*SUPPLIED ENTRIES:*
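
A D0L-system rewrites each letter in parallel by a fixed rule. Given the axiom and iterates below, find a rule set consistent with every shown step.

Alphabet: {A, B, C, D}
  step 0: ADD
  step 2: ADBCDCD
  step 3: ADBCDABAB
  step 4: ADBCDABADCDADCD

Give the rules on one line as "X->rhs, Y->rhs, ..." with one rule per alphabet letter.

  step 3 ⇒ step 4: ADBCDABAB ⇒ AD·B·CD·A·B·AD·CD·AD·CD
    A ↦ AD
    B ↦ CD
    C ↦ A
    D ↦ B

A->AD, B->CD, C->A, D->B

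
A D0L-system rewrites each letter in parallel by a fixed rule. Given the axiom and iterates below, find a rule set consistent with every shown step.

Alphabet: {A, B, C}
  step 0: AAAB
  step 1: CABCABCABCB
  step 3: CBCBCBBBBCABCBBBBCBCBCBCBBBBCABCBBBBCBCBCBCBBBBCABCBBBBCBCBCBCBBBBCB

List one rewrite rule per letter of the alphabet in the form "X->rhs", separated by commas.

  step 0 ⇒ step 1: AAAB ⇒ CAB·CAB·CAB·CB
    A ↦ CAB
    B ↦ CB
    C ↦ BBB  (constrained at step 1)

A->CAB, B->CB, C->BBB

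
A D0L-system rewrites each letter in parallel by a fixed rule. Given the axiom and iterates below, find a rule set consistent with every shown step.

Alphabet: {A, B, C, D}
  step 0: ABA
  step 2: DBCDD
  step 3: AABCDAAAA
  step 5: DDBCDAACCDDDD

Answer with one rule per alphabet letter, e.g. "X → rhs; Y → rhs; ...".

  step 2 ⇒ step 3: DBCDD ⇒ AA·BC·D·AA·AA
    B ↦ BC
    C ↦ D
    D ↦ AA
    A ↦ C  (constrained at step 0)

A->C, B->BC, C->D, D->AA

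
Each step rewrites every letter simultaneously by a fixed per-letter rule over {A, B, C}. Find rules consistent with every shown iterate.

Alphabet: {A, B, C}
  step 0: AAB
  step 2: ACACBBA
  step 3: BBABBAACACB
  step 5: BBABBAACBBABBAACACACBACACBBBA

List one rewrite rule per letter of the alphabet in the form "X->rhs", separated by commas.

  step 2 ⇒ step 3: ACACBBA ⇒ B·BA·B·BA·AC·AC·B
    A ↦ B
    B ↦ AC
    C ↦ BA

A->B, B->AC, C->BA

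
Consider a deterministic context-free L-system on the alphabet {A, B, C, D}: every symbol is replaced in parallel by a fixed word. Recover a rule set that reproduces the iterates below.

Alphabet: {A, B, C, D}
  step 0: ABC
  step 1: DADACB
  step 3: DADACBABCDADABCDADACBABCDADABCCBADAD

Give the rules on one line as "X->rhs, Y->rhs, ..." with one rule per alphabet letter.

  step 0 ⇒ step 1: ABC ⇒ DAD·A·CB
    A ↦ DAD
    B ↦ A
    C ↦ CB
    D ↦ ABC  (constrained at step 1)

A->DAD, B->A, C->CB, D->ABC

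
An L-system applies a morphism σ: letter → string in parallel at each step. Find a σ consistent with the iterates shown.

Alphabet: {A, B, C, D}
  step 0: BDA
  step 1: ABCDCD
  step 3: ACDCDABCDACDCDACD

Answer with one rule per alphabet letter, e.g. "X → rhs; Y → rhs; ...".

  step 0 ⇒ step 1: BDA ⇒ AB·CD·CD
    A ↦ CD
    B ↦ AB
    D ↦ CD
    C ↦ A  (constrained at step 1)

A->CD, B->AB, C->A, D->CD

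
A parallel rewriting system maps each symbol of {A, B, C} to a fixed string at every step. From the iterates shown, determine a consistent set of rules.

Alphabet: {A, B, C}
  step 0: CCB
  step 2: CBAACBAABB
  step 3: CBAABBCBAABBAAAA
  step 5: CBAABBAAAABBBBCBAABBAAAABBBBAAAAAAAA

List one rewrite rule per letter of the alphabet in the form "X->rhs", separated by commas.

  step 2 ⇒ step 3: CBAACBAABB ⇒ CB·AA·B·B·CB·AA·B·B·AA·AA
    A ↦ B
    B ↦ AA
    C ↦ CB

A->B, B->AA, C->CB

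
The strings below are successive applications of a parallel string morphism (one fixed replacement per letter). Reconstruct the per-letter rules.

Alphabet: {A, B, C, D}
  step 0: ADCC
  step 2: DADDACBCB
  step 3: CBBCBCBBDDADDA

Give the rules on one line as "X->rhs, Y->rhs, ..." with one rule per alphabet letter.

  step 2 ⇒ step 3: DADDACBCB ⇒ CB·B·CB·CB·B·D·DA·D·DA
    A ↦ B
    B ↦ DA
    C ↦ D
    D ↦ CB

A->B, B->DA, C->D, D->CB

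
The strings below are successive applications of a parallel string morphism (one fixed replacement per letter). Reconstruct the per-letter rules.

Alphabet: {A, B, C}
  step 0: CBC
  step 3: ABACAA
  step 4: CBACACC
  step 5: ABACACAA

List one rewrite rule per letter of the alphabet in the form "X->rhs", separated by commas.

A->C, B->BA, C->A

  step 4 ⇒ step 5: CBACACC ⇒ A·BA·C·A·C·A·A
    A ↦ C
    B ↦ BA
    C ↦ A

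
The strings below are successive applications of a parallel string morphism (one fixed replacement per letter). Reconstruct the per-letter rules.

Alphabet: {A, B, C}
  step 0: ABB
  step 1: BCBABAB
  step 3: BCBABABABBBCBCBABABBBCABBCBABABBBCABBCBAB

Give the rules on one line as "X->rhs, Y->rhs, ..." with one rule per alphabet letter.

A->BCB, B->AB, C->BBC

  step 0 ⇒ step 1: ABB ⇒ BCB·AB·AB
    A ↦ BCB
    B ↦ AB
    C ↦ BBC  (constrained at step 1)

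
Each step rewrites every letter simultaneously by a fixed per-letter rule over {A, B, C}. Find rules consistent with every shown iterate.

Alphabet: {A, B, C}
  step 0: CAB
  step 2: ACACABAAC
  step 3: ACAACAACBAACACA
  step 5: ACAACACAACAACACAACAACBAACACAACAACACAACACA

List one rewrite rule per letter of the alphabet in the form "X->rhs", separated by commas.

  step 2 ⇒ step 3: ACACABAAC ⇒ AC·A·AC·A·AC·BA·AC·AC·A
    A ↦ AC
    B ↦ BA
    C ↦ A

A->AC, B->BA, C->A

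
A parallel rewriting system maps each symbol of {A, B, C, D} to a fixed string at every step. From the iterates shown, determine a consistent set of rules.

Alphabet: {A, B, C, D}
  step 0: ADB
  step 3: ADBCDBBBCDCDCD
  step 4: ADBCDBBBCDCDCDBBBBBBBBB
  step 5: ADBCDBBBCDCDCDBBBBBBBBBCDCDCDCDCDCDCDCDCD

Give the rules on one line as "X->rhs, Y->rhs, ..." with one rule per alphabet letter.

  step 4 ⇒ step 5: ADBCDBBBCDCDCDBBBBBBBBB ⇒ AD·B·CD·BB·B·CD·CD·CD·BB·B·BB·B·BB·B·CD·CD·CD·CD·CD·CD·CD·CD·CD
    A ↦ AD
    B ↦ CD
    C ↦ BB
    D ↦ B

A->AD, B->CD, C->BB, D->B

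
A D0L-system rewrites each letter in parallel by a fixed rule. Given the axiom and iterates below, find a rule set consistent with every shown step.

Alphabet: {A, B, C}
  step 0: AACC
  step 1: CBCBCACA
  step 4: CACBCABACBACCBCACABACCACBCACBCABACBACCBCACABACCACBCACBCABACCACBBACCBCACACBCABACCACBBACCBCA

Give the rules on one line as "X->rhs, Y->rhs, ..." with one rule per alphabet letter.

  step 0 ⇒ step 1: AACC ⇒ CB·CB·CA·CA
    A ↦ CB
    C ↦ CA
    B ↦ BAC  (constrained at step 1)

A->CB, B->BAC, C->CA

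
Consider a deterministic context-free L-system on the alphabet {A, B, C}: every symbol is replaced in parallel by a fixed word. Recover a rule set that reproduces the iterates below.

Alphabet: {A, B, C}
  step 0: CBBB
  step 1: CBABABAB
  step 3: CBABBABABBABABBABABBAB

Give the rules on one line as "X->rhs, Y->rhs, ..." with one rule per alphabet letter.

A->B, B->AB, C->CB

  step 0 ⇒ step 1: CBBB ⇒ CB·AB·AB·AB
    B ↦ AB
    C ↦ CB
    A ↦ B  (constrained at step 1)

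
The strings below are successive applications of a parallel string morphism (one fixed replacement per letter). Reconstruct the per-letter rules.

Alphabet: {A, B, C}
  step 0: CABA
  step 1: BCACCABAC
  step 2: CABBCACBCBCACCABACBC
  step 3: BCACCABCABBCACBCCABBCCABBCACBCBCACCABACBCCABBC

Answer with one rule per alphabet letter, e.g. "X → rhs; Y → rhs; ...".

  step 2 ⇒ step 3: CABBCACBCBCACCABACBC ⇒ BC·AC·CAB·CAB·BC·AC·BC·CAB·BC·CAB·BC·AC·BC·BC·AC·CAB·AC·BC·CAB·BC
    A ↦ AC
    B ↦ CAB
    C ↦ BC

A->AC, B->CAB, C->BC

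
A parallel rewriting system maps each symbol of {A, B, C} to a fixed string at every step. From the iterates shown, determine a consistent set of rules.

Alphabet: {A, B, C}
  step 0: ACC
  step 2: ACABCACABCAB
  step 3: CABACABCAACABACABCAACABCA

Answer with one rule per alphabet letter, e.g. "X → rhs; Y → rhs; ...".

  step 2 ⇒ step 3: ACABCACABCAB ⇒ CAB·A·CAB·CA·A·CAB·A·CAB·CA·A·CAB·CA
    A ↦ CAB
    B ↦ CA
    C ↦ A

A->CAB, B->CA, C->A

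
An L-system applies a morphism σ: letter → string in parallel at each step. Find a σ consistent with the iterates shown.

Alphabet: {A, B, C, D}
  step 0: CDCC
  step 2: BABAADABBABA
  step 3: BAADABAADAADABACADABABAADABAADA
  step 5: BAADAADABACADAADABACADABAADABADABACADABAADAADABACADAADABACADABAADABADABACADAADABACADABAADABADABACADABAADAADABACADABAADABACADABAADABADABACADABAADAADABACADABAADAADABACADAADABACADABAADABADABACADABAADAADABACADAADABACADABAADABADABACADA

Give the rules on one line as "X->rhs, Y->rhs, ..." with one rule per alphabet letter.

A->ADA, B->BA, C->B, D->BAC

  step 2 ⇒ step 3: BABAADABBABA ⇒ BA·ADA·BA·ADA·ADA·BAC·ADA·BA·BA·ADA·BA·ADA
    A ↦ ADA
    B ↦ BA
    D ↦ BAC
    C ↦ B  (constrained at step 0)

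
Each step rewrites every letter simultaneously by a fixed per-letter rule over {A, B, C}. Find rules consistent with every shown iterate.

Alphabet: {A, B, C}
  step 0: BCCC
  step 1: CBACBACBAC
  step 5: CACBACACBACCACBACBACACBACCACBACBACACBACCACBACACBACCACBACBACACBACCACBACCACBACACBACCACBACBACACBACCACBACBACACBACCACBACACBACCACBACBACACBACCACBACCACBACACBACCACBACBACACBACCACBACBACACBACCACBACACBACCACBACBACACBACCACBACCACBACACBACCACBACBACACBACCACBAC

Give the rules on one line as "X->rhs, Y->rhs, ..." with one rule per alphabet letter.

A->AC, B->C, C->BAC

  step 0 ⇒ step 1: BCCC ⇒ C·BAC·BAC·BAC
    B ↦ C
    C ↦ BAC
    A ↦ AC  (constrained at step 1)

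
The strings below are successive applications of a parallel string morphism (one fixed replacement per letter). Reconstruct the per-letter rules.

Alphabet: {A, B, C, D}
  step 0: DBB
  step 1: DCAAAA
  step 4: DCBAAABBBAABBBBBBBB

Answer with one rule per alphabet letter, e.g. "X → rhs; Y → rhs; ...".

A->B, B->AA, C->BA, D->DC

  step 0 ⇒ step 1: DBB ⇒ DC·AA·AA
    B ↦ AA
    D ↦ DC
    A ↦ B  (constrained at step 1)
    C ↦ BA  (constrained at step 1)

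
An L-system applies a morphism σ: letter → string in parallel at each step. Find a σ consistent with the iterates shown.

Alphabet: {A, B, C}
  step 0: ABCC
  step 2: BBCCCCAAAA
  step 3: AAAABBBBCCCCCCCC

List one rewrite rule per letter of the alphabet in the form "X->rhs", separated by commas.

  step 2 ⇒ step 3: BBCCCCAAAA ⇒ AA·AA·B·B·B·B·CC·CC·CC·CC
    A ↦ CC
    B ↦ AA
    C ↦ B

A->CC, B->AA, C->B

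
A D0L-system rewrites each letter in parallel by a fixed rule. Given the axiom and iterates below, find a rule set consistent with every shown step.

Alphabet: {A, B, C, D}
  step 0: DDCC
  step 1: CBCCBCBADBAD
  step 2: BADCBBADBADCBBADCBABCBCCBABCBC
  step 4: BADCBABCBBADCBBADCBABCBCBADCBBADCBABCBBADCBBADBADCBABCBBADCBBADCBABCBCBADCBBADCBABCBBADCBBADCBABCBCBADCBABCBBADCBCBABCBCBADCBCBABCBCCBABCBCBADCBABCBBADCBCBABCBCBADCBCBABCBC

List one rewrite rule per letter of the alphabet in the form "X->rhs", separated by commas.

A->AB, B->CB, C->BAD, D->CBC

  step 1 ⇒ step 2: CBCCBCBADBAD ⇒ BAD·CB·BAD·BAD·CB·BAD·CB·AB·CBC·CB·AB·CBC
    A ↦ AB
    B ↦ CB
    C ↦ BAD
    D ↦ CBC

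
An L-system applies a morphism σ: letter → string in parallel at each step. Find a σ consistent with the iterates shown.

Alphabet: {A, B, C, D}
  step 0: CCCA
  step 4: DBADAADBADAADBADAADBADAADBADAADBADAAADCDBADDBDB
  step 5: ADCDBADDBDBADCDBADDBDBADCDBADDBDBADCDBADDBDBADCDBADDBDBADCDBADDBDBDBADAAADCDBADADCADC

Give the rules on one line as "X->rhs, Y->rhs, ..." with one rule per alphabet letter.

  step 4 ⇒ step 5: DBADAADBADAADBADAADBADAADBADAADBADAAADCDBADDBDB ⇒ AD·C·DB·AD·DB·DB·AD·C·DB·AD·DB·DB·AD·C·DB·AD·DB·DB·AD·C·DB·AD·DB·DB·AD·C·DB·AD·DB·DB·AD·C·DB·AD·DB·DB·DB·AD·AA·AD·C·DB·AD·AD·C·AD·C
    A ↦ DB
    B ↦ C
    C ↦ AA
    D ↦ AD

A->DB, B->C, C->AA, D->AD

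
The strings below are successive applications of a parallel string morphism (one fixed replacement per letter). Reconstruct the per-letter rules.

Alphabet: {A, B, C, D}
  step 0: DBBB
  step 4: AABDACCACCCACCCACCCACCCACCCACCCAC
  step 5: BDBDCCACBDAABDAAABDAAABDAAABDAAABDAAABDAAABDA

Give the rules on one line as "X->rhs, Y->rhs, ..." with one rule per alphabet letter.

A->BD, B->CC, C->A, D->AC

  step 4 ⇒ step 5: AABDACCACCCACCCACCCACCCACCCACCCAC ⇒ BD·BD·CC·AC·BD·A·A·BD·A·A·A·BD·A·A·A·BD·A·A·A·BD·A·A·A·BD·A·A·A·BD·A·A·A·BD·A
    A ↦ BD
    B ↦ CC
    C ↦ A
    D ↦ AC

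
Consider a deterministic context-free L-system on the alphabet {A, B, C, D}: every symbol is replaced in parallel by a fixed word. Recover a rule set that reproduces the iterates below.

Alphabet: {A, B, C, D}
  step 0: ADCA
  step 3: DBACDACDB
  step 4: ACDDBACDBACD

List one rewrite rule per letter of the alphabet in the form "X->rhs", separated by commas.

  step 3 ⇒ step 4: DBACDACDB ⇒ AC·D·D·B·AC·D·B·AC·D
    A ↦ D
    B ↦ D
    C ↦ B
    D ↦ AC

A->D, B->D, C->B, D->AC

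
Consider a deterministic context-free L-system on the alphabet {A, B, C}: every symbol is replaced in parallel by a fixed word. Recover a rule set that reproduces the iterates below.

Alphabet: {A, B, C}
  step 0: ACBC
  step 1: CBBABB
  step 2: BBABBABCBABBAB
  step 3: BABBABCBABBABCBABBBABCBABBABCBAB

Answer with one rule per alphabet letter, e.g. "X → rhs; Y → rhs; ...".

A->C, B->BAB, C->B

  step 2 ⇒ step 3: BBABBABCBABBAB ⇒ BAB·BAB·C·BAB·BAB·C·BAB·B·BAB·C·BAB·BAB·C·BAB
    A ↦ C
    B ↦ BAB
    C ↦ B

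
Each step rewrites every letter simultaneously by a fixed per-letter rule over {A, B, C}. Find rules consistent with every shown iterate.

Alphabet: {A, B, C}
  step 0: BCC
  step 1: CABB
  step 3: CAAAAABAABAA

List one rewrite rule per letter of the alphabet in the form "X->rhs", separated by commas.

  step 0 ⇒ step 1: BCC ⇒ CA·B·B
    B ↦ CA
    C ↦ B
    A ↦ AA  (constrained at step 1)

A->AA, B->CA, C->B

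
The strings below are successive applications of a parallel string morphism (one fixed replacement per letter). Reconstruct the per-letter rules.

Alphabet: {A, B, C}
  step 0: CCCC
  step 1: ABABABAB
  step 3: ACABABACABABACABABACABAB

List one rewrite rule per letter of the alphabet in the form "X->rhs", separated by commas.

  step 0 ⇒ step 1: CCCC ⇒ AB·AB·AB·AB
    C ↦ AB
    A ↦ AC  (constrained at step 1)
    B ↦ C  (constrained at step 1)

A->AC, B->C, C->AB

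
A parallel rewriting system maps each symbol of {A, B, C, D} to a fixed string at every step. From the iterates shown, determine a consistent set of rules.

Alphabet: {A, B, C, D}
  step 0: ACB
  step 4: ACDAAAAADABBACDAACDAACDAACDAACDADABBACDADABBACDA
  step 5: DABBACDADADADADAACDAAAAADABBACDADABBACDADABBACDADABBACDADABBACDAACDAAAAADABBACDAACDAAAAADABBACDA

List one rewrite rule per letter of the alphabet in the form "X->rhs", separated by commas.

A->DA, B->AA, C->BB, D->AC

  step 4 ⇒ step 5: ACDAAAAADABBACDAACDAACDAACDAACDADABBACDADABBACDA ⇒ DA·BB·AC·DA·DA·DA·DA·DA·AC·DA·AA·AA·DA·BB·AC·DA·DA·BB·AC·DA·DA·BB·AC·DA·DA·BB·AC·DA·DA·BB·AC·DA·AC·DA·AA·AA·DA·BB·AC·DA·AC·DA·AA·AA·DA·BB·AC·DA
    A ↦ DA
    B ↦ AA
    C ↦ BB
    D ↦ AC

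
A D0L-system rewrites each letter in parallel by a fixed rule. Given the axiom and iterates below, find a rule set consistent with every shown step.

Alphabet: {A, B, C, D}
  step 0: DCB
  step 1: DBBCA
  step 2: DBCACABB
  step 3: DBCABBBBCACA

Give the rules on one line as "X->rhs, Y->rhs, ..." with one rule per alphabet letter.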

*EXERCISE REQUIREMENTS:* Both the line containing "step 0: BCCC" and the line containing "step 3: AAAABBBBCCCCCCCC" belong in the answer. Print them and every line above that falls between them exactly, and no others.

*SOLUTION BELOW:*
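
  step 0: BCCC
  step 1: CBACBACBAC
  step 5: CACBACACBACCACBACBACACBACCACBACBACACBACCACBACACBACCACBACBACACBACCACBACCACBACACBACCACBACBACACBACCACBACBACACBACCACBACACBACCACBACBACACBACCACBACCACBACACBACCACBACBACACBACCACBACBACACBACCACBACACBACCACBACBACACBACCACBACCACBACACBACCACBACBACACBACCACBAC

Give the rules on one line as "X->rhs, Y->rhs, ..." with one rule per alphabet letter.

A->AC, B->C, C->BAC

  step 0 ⇒ step 1: BCCC ⇒ C·BAC·BAC·BAC
    B ↦ C
    C ↦ BAC
    A ↦ AC  (constrained at step 1)

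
The strings below are successive applications of a parallel string morphism (one fixed replacement per letter). Reconstruct the per-letter rules.

Alphabet: {A, B, C, D}
  step 0: DBB
  step 1: DCAAAA
  step 4: DCBAAABBBAABBBBBBBB

Answer with one rule per alphabet letter, e.g. "X → rhs; Y → rhs; ...".

A->B, B->AA, C->BA, D->DC

  step 0 ⇒ step 1: DBB ⇒ DC·AA·AA
    B ↦ AA
    D ↦ DC
    A ↦ B  (constrained at step 1)
    C ↦ BA  (constrained at step 1)

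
An L-system applies a morphism σ: letter → string in parallel at each step. Find a σ consistent with the iterates shown.

Alphabet: {A, B, C}
  step 0: ABCC
  step 2: BBCCCCAAAA
  step 3: AAAABBBBCCCCCCCC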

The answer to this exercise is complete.